Dataset records |

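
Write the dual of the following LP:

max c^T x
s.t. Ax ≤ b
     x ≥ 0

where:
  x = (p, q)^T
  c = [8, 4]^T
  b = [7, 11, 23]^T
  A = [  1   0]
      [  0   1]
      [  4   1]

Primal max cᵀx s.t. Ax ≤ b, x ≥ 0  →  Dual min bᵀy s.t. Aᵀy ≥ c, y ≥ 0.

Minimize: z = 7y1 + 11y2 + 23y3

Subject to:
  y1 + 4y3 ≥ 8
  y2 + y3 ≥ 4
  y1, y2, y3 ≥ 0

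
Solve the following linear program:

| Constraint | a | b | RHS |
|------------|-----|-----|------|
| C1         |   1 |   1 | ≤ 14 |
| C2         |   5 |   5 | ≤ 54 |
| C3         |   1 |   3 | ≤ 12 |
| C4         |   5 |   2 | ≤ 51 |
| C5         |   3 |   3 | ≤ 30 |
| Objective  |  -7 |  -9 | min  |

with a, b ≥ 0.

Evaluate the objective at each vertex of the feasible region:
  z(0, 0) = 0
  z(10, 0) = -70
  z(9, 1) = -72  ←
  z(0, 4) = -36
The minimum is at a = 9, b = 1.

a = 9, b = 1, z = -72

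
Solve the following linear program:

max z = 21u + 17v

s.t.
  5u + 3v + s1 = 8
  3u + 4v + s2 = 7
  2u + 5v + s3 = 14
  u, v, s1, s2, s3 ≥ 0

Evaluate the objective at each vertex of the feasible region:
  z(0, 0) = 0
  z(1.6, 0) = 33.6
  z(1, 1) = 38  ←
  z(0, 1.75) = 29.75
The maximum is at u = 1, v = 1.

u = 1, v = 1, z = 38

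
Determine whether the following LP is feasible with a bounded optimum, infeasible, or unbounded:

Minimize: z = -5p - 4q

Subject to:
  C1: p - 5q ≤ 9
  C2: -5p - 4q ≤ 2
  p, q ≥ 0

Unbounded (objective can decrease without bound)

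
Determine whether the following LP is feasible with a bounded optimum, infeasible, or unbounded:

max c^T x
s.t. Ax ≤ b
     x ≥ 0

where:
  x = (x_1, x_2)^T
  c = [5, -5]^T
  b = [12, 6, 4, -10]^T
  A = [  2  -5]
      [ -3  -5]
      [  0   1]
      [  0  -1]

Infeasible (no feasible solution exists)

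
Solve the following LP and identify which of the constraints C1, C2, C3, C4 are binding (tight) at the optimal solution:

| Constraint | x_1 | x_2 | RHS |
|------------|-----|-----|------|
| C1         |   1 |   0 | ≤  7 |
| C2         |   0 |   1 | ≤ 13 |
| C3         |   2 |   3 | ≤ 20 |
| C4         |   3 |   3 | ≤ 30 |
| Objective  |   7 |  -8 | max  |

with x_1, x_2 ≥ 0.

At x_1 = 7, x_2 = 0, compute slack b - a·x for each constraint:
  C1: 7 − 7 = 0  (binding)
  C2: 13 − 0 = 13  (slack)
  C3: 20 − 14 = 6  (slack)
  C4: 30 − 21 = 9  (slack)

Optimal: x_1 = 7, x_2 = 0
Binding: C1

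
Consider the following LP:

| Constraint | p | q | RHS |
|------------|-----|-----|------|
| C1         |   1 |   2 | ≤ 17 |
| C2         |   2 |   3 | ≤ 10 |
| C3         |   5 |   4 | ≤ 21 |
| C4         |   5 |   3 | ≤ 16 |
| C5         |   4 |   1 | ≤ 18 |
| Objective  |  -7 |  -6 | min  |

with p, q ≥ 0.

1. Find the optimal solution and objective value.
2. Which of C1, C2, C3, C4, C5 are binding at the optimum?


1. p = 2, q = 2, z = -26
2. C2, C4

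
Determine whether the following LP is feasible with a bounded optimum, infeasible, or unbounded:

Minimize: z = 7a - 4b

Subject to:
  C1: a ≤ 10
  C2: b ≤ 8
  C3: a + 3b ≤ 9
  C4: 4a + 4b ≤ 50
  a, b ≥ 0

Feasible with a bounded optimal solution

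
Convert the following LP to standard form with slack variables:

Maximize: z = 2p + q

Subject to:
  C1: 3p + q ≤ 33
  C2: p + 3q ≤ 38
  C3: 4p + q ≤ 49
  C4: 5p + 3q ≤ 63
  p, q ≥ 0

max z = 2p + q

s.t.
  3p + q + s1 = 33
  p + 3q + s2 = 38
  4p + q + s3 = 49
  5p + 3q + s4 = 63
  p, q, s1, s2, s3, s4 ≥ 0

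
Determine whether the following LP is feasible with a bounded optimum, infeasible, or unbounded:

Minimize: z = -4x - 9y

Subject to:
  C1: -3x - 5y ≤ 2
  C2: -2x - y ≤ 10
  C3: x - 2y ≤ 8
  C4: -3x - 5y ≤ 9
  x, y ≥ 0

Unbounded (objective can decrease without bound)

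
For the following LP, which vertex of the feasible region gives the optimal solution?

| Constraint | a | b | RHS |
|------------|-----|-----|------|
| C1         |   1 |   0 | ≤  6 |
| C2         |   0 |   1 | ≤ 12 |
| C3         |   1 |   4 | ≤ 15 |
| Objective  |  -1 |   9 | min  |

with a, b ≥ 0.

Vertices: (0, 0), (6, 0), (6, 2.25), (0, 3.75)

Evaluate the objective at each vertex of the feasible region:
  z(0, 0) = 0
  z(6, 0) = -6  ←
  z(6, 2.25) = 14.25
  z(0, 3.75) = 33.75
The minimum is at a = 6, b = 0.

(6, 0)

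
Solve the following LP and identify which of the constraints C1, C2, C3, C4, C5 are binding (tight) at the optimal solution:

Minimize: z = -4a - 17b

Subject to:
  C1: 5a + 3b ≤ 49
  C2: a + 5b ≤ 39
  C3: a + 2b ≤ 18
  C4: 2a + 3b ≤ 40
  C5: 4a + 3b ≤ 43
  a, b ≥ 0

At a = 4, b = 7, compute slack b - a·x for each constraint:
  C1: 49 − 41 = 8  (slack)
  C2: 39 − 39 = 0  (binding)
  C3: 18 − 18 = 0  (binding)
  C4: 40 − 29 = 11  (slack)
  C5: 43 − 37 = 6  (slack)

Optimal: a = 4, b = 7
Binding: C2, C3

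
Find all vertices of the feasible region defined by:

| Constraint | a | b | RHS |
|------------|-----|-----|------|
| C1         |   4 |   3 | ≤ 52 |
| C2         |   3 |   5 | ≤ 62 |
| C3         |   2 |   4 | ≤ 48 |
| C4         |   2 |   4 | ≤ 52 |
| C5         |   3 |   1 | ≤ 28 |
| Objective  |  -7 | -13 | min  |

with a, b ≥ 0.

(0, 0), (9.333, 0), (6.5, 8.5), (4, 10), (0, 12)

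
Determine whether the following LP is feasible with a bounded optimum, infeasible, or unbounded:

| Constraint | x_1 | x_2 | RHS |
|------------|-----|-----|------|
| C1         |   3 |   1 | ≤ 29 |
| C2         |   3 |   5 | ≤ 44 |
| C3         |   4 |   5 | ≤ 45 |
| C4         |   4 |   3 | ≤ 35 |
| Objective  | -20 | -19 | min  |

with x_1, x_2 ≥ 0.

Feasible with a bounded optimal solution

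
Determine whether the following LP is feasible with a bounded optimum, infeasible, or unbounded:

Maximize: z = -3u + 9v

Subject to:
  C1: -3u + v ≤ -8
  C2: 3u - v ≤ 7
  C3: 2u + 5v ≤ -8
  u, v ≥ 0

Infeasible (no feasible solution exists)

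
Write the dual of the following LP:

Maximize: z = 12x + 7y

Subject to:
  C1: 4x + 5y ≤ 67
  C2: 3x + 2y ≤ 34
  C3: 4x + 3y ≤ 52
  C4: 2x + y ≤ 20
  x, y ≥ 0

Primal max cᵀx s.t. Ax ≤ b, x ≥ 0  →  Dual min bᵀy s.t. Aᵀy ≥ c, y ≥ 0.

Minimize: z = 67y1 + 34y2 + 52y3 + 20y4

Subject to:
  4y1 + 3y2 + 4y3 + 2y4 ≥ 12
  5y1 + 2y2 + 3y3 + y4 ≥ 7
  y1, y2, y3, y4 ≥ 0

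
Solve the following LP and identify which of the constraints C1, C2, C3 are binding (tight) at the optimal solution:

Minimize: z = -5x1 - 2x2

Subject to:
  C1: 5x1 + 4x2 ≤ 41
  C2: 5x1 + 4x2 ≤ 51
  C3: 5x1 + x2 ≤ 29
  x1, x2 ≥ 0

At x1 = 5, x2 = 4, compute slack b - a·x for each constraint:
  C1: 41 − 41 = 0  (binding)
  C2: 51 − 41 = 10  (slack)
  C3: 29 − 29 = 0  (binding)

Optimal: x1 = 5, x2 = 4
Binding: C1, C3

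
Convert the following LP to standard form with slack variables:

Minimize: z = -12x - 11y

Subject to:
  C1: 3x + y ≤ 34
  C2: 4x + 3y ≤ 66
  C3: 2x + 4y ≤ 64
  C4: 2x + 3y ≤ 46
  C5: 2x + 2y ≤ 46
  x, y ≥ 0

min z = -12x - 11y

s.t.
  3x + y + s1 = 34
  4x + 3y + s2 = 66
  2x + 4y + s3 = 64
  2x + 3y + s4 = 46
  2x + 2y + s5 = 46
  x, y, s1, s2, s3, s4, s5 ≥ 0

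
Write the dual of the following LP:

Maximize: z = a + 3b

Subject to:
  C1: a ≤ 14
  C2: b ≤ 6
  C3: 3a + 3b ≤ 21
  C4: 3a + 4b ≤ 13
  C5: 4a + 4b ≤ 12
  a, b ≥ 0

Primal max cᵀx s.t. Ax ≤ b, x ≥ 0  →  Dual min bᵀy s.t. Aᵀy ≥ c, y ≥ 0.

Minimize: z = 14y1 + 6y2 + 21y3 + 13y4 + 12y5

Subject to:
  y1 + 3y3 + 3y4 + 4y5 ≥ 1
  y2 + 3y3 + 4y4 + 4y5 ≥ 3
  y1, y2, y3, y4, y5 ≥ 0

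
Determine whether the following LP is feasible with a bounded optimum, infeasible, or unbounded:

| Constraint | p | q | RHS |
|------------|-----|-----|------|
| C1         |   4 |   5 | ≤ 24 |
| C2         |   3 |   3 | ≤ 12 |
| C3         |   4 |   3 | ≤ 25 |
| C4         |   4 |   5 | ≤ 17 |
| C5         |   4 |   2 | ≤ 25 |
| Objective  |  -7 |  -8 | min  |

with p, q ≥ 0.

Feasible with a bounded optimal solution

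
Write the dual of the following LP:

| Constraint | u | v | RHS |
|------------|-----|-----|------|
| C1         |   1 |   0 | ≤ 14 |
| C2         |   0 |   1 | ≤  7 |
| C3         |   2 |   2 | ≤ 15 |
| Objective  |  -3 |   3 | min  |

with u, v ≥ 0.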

About this task | From the data above, copy every line where "tight" appears.

Completed task |
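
Solve the following LP and identify which of the constraints C1, C2, C3, C4 are binding (tight) at the optimal solution:
Solve the following LP and identify which of the constraints C1, C2, C3, C4, C5 are binding (tight) at the optimal solution:
Solve the following LP and identify which of the constraints C1, C2, C3 are binding (tight) at the optimal solution: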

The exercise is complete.